#### [Your goal]
How many lines in the listing contain the word "trace"? Reply with the number alone.

#### [Material supplied]
┌──
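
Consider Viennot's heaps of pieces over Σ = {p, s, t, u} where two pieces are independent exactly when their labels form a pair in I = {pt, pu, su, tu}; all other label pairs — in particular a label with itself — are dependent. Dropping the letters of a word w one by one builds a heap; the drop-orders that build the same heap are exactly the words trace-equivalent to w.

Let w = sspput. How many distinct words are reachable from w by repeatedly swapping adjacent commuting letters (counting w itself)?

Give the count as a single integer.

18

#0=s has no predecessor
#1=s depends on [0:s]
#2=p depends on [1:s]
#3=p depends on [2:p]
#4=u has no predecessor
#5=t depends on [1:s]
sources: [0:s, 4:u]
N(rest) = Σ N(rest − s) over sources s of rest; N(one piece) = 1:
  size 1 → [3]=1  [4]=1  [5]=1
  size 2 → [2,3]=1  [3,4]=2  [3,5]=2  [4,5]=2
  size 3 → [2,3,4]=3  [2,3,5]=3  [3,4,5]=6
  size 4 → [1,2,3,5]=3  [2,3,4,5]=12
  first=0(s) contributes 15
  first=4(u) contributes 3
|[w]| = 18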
└──
┌──
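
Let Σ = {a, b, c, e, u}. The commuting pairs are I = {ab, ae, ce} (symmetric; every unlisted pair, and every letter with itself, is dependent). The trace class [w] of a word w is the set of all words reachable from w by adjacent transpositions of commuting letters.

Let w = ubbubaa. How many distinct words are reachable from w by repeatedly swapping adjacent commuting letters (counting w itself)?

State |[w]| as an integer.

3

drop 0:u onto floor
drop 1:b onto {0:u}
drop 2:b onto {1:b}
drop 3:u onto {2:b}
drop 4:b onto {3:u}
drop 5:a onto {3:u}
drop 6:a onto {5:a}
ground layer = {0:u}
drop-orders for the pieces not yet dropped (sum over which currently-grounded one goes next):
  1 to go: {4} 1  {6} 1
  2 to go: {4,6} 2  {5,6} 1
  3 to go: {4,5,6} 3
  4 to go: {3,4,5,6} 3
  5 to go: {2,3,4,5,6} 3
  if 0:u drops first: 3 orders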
└──
┌──
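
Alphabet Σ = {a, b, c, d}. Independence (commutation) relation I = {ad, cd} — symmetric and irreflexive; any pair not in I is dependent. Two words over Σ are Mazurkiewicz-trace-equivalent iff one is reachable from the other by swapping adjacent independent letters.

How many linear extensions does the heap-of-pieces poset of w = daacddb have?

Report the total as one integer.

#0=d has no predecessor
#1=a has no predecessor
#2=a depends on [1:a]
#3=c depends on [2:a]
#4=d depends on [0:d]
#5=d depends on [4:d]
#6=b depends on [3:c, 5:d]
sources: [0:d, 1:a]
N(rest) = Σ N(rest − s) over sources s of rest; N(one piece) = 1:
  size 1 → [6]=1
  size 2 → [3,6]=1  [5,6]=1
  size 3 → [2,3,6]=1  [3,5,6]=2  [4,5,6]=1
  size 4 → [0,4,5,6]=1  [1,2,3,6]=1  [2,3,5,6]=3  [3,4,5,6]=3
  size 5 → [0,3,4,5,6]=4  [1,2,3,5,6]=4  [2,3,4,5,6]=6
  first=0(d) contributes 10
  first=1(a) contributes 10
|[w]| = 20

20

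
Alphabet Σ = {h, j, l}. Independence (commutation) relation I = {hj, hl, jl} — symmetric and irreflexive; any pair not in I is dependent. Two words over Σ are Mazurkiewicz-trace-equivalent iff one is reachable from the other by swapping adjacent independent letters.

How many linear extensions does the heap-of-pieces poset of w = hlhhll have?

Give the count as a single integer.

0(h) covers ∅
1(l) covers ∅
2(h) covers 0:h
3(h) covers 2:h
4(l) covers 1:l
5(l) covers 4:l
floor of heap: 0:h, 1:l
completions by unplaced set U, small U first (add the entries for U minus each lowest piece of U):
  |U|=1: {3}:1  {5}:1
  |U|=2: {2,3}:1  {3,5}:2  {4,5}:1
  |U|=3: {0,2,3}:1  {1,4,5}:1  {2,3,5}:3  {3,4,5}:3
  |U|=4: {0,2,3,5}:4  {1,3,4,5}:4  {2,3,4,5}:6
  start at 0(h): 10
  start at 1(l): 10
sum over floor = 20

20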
└──
#### [Answer space]
4